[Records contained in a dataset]
···

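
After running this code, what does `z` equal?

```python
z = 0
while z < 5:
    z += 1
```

Let's trace through this code step by step.

Initialize: z = 0
Entering loop: while z < 5:

After execution: z = 5
5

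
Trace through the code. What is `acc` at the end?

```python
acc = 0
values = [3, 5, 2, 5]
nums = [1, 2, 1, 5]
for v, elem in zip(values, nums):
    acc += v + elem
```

Let's trace through this code step by step.

Initialize: acc = 0
Initialize: values = [3, 5, 2, 5]
Initialize: nums = [1, 2, 1, 5]
Entering loop: for v, elem in zip(values, nums):

After execution: acc = 24
24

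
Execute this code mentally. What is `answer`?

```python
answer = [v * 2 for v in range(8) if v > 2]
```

Let's trace through this code step by step.

Initialize: answer = [v * 2 for v in range(8) if v > 2]

After execution: answer = [6, 8, 10, 12, 14]
[6, 8, 10, 12, 14]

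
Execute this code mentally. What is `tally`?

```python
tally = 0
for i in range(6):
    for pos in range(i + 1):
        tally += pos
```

Let's trace through this code step by step.

Initialize: tally = 0
Entering loop: for i in range(6):

After execution: tally = 35
35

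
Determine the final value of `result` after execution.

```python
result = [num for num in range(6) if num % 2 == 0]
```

Let's trace through this code step by step.

Initialize: result = [num for num in range(6) if num % 2 == 0]

After execution: result = [0, 2, 4]
[0, 2, 4]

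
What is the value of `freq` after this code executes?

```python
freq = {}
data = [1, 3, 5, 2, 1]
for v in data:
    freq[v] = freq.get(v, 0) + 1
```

Let's trace through this code step by step.

Initialize: freq = {}
Initialize: data = [1, 3, 5, 2, 1]
Entering loop: for v in data:

After execution: freq = {1: 2, 3: 1, 5: 1, 2: 1}
{1: 2, 3: 1, 5: 1, 2: 1}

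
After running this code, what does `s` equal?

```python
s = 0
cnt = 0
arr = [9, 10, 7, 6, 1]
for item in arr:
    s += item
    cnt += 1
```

Let's trace through this code step by step.

Initialize: s = 0
Initialize: cnt = 0
Initialize: arr = [9, 10, 7, 6, 1]
Entering loop: for item in arr:

After execution: s = 33
33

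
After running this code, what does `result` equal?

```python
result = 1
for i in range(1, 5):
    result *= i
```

Let's trace through this code step by step.

Initialize: result = 1
Entering loop: for i in range(1, 5):

After execution: result = 24
24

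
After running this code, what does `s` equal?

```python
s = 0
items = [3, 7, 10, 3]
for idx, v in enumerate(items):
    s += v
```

Let's trace through this code step by step.

Initialize: s = 0
Initialize: items = [3, 7, 10, 3]
Entering loop: for idx, v in enumerate(items):

After execution: s = 23
23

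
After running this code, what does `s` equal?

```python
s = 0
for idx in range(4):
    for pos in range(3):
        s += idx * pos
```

Let's trace through this code step by step.

Initialize: s = 0
Entering loop: for idx in range(4):

After execution: s = 18
18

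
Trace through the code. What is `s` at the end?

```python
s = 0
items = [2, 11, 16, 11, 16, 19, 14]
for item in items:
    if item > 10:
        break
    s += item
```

Let's trace through this code step by step.

Initialize: s = 0
Initialize: items = [2, 11, 16, 11, 16, 19, 14]
Entering loop: for item in items:

After execution: s = 2
2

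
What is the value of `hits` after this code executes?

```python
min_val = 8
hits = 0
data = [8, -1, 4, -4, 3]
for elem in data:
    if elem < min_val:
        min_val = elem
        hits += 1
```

Let's trace through this code step by step.

Initialize: min_val = 8
Initialize: hits = 0
Initialize: data = [8, -1, 4, -4, 3]
Entering loop: for elem in data:

After execution: hits = 2
2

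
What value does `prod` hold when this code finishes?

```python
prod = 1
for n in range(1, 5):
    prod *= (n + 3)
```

Let's trace through this code step by step.

Initialize: prod = 1
Entering loop: for n in range(1, 5):

After execution: prod = 840
840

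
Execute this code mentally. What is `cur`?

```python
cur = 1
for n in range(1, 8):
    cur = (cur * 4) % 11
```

Let's trace through this code step by step.

Initialize: cur = 1
Entering loop: for n in range(1, 8):

After execution: cur = 5
5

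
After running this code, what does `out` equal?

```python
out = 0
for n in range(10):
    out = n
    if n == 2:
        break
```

Let's trace through this code step by step.

Initialize: out = 0
Entering loop: for n in range(10):

After execution: out = 2
2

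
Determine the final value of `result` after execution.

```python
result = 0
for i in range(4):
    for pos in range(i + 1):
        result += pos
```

Let's trace through this code step by step.

Initialize: result = 0
Entering loop: for i in range(4):

After execution: result = 10
10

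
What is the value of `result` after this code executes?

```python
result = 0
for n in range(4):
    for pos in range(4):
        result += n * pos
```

Let's trace through this code step by step.

Initialize: result = 0
Entering loop: for n in range(4):

After execution: result = 36
36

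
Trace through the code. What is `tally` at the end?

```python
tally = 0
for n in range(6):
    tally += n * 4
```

Let's trace through this code step by step.

Initialize: tally = 0
Entering loop: for n in range(6):

After execution: tally = 60
60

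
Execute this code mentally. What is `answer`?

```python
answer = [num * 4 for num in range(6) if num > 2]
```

Let's trace through this code step by step.

Initialize: answer = [num * 4 for num in range(6) if num > 2]

After execution: answer = [12, 16, 20]
[12, 16, 20]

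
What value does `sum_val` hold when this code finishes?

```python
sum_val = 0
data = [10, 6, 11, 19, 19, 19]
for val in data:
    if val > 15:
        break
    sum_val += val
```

Let's trace through this code step by step.

Initialize: sum_val = 0
Initialize: data = [10, 6, 11, 19, 19, 19]
Entering loop: for val in data:

After execution: sum_val = 27
27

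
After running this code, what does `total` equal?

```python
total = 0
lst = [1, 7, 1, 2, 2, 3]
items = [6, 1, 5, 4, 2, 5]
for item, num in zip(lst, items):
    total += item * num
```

Let's trace through this code step by step.

Initialize: total = 0
Initialize: lst = [1, 7, 1, 2, 2, 3]
Initialize: items = [6, 1, 5, 4, 2, 5]
Entering loop: for item, num in zip(lst, items):

After execution: total = 45
45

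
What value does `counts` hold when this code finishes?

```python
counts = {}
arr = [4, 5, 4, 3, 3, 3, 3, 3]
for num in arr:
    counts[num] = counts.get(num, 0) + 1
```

Let's trace through this code step by step.

Initialize: counts = {}
Initialize: arr = [4, 5, 4, 3, 3, 3, 3, 3]
Entering loop: for num in arr:

After execution: counts = {4: 2, 5: 1, 3: 5}
{4: 2, 5: 1, 3: 5}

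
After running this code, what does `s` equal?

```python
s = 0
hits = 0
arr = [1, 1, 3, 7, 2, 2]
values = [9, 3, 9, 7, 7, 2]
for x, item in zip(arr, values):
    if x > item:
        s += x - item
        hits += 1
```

Let's trace through this code step by step.

Initialize: s = 0
Initialize: hits = 0
Initialize: arr = [1, 1, 3, 7, 2, 2]
Initialize: values = [9, 3, 9, 7, 7, 2]
Entering loop: for x, item in zip(arr, values):

After execution: s = 0
0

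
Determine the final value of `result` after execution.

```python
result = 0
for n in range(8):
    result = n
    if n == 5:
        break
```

Let's trace through this code step by step.

Initialize: result = 0
Entering loop: for n in range(8):

After execution: result = 5
5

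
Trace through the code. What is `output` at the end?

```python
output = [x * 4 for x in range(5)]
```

Let's trace through this code step by step.

Initialize: output = [x * 4 for x in range(5)]

After execution: output = [0, 4, 8, 12, 16]
[0, 4, 8, 12, 16]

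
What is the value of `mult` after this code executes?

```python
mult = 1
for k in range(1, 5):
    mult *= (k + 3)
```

Let's trace through this code step by step.

Initialize: mult = 1
Entering loop: for k in range(1, 5):

After execution: mult = 840
840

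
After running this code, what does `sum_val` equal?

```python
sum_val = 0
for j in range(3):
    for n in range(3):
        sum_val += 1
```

Let's trace through this code step by step.

Initialize: sum_val = 0
Entering loop: for j in range(3):

After execution: sum_val = 9
9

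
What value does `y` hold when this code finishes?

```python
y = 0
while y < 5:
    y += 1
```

Let's trace through this code step by step.

Initialize: y = 0
Entering loop: while y < 5:

After execution: y = 5
5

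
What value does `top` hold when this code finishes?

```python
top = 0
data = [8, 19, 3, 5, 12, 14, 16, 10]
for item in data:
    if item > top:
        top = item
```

Let's trace through this code step by step.

Initialize: top = 0
Initialize: data = [8, 19, 3, 5, 12, 14, 16, 10]
Entering loop: for item in data:

After execution: top = 19
19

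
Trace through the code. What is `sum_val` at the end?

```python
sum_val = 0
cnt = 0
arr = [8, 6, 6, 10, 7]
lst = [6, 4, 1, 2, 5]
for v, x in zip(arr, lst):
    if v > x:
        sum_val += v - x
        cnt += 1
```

Let's trace through this code step by step.

Initialize: sum_val = 0
Initialize: cnt = 0
Initialize: arr = [8, 6, 6, 10, 7]
Initialize: lst = [6, 4, 1, 2, 5]
Entering loop: for v, x in zip(arr, lst):

After execution: sum_val = 19
19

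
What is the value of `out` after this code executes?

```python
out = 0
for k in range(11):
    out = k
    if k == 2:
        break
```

Let's trace through this code step by step.

Initialize: out = 0
Entering loop: for k in range(11):

After execution: out = 2
2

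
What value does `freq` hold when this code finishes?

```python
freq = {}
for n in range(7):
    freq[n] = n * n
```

Let's trace through this code step by step.

Initialize: freq = {}
Entering loop: for n in range(7):

After execution: freq = {0: 0, 1: 1, 2: 4, 3: 9, 4: 16, 5: 25, 6: 36}
{0: 0, 1: 1, 2: 4, 3: 9, 4: 16, 5: 25, 6: 36}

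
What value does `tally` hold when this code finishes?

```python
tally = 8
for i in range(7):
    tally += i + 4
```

Let's trace through this code step by step.

Initialize: tally = 8
Entering loop: for i in range(7):

After execution: tally = 57
57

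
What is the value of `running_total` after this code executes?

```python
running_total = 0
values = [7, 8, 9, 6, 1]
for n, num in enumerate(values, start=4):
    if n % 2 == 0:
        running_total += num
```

Let's trace through this code step by step.

Initialize: running_total = 0
Initialize: values = [7, 8, 9, 6, 1]
Entering loop: for n, num in enumerate(values, start=4):

After execution: running_total = 17
17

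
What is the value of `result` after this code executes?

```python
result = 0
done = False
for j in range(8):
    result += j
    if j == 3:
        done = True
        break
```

Let's trace through this code step by step.

Initialize: result = 0
Initialize: done = False
Entering loop: for j in range(8):

After execution: result = 6
6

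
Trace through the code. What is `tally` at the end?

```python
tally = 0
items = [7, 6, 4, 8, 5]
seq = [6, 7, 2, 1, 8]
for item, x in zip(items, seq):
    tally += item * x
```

Let's trace through this code step by step.

Initialize: tally = 0
Initialize: items = [7, 6, 4, 8, 5]
Initialize: seq = [6, 7, 2, 1, 8]
Entering loop: for item, x in zip(items, seq):

After execution: tally = 140
140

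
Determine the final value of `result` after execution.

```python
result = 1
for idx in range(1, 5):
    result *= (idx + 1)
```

Let's trace through this code step by step.

Initialize: result = 1
Entering loop: for idx in range(1, 5):

After execution: result = 120
120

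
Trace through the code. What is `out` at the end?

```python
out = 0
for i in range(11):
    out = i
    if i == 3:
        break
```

Let's trace through this code step by step.

Initialize: out = 0
Entering loop: for i in range(11):

After execution: out = 3
3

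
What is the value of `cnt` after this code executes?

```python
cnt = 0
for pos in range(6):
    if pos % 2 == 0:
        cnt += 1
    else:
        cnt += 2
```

Let's trace through this code step by step.

Initialize: cnt = 0
Entering loop: for pos in range(6):

After execution: cnt = 9
9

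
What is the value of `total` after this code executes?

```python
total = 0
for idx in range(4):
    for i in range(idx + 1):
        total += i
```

Let's trace through this code step by step.

Initialize: total = 0
Entering loop: for idx in range(4):

After execution: total = 10
10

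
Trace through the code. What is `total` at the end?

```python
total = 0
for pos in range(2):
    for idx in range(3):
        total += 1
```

Let's trace through this code step by step.

Initialize: total = 0
Entering loop: for pos in range(2):

After execution: total = 6
6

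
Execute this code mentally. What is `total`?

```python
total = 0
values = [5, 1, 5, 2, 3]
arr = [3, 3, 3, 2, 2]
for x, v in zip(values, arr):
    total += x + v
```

Let's trace through this code step by step.

Initialize: total = 0
Initialize: values = [5, 1, 5, 2, 3]
Initialize: arr = [3, 3, 3, 2, 2]
Entering loop: for x, v in zip(values, arr):

After execution: total = 29
29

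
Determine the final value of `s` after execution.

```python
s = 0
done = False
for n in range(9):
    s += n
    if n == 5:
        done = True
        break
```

Let's trace through this code step by step.

Initialize: s = 0
Initialize: done = False
Entering loop: for n in range(9):

After execution: s = 15
15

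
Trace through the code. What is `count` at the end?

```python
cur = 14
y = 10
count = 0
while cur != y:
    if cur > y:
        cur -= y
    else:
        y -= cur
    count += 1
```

Let's trace through this code step by step.

Initialize: cur = 14
Initialize: y = 10
Initialize: count = 0
Entering loop: while cur != y:

After execution: count = 4
4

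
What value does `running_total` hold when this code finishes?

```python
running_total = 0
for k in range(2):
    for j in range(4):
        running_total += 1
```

Let's trace through this code step by step.

Initialize: running_total = 0
Entering loop: for k in range(2):

After execution: running_total = 8
8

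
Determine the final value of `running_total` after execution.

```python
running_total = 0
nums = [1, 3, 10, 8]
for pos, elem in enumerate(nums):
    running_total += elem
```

Let's trace through this code step by step.

Initialize: running_total = 0
Initialize: nums = [1, 3, 10, 8]
Entering loop: for pos, elem in enumerate(nums):

After execution: running_total = 22
22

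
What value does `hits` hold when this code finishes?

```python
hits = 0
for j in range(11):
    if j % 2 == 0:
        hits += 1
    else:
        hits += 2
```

Let's trace through this code step by step.

Initialize: hits = 0
Entering loop: for j in range(11):

After execution: hits = 16
16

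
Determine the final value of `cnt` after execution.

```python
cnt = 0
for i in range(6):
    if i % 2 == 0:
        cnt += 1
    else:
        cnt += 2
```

Let's trace through this code step by step.

Initialize: cnt = 0
Entering loop: for i in range(6):

After execution: cnt = 9
9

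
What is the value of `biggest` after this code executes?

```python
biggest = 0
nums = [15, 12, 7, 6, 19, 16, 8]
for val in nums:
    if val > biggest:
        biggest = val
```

Let's trace through this code step by step.

Initialize: biggest = 0
Initialize: nums = [15, 12, 7, 6, 19, 16, 8]
Entering loop: for val in nums:

After execution: biggest = 19
19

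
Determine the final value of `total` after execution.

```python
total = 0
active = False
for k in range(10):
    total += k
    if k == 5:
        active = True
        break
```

Let's trace through this code step by step.

Initialize: total = 0
Initialize: active = False
Entering loop: for k in range(10):

After execution: total = 15
15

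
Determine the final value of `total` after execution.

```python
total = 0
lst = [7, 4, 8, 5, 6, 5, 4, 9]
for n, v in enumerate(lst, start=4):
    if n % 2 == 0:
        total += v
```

Let's trace through this code step by step.

Initialize: total = 0
Initialize: lst = [7, 4, 8, 5, 6, 5, 4, 9]
Entering loop: for n, v in enumerate(lst, start=4):

After execution: total = 25
25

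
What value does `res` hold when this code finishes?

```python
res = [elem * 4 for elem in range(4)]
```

Let's trace through this code step by step.

Initialize: res = [elem * 4 for elem in range(4)]

After execution: res = [0, 4, 8, 12]
[0, 4, 8, 12]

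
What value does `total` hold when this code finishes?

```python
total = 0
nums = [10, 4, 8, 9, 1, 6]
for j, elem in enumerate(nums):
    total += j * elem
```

Let's trace through this code step by step.

Initialize: total = 0
Initialize: nums = [10, 4, 8, 9, 1, 6]
Entering loop: for j, elem in enumerate(nums):

After execution: total = 81
81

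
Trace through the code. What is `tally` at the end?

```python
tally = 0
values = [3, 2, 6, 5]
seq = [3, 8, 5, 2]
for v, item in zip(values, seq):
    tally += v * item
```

Let's trace through this code step by step.

Initialize: tally = 0
Initialize: values = [3, 2, 6, 5]
Initialize: seq = [3, 8, 5, 2]
Entering loop: for v, item in zip(values, seq):

After execution: tally = 65
65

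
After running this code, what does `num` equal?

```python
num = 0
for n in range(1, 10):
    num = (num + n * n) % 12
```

Let's trace through this code step by step.

Initialize: num = 0
Entering loop: for n in range(1, 10):

After execution: num = 9
9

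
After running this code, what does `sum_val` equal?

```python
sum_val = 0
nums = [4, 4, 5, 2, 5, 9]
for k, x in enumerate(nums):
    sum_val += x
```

Let's trace through this code step by step.

Initialize: sum_val = 0
Initialize: nums = [4, 4, 5, 2, 5, 9]
Entering loop: for k, x in enumerate(nums):

After execution: sum_val = 29
29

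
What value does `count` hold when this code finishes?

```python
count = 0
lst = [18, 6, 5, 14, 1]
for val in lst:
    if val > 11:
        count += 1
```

Let's trace through this code step by step.

Initialize: count = 0
Initialize: lst = [18, 6, 5, 14, 1]
Entering loop: for val in lst:

After execution: count = 2
2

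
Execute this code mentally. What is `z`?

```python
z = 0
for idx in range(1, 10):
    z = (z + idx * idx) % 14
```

Let's trace through this code step by step.

Initialize: z = 0
Entering loop: for idx in range(1, 10):

After execution: z = 5
5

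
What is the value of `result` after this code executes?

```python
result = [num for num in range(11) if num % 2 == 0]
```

Let's trace through this code step by step.

Initialize: result = [num for num in range(11) if num % 2 == 0]

After execution: result = [0, 2, 4, 6, 8, 10]
[0, 2, 4, 6, 8, 10]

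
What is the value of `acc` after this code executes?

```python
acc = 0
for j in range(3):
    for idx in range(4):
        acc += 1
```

Let's trace through this code step by step.

Initialize: acc = 0
Entering loop: for j in range(3):

After execution: acc = 12
12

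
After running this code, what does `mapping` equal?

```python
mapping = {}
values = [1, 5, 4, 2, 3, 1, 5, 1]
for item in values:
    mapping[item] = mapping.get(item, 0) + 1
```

Let's trace through this code step by step.

Initialize: mapping = {}
Initialize: values = [1, 5, 4, 2, 3, 1, 5, 1]
Entering loop: for item in values:

After execution: mapping = {1: 3, 5: 2, 4: 1, 2: 1, 3: 1}
{1: 3, 5: 2, 4: 1, 2: 1, 3: 1}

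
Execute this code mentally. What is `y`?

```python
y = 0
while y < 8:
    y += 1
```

Let's trace through this code step by step.

Initialize: y = 0
Entering loop: while y < 8:

After execution: y = 8
8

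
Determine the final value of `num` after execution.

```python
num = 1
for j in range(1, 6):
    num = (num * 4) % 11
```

Let's trace through this code step by step.

Initialize: num = 1
Entering loop: for j in range(1, 6):

After execution: num = 1
1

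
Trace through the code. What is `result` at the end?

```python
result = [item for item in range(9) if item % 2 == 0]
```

Let's trace through this code step by step.

Initialize: result = [item for item in range(9) if item % 2 == 0]

After execution: result = [0, 2, 4, 6, 8]
[0, 2, 4, 6, 8]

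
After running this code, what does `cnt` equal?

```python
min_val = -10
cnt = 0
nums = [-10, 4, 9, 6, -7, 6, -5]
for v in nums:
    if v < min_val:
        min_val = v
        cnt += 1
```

Let's trace through this code step by step.

Initialize: min_val = -10
Initialize: cnt = 0
Initialize: nums = [-10, 4, 9, 6, -7, 6, -5]
Entering loop: for v in nums:

After execution: cnt = 0
0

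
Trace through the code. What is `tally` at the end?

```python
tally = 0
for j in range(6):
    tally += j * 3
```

Let's trace through this code step by step.

Initialize: tally = 0
Entering loop: for j in range(6):

After execution: tally = 45
45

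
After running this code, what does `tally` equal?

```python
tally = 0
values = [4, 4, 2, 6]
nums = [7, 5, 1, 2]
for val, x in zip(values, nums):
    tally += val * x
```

Let's trace through this code step by step.

Initialize: tally = 0
Initialize: values = [4, 4, 2, 6]
Initialize: nums = [7, 5, 1, 2]
Entering loop: for val, x in zip(values, nums):

After execution: tally = 62
62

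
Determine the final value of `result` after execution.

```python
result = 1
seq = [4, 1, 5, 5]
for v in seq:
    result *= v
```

Let's trace through this code step by step.

Initialize: result = 1
Initialize: seq = [4, 1, 5, 5]
Entering loop: for v in seq:

After execution: result = 100
100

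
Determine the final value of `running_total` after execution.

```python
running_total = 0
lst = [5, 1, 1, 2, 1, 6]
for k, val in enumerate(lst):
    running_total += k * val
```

Let's trace through this code step by step.

Initialize: running_total = 0
Initialize: lst = [5, 1, 1, 2, 1, 6]
Entering loop: for k, val in enumerate(lst):

After execution: running_total = 43
43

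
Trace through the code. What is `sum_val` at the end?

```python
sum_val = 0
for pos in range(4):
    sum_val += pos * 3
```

Let's trace through this code step by step.

Initialize: sum_val = 0
Entering loop: for pos in range(4):

After execution: sum_val = 18
18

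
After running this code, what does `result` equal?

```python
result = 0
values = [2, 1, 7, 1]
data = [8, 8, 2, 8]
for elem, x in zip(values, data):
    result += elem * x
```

Let's trace through this code step by step.

Initialize: result = 0
Initialize: values = [2, 1, 7, 1]
Initialize: data = [8, 8, 2, 8]
Entering loop: for elem, x in zip(values, data):

After execution: result = 46
46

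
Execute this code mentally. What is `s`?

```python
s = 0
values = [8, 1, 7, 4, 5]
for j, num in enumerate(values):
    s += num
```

Let's trace through this code step by step.

Initialize: s = 0
Initialize: values = [8, 1, 7, 4, 5]
Entering loop: for j, num in enumerate(values):

After execution: s = 25
25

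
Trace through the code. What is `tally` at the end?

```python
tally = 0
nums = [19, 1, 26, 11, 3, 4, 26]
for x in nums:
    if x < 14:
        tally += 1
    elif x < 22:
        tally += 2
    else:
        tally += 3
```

Let's trace through this code step by step.

Initialize: tally = 0
Initialize: nums = [19, 1, 26, 11, 3, 4, 26]
Entering loop: for x in nums:

After execution: tally = 12
12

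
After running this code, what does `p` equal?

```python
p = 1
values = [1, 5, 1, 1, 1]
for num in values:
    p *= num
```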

···

■ Instructions to follow
Whenever the word "hold" occurs in a line of the records, that line counts once; state the total alone.

■ Exercise answer
12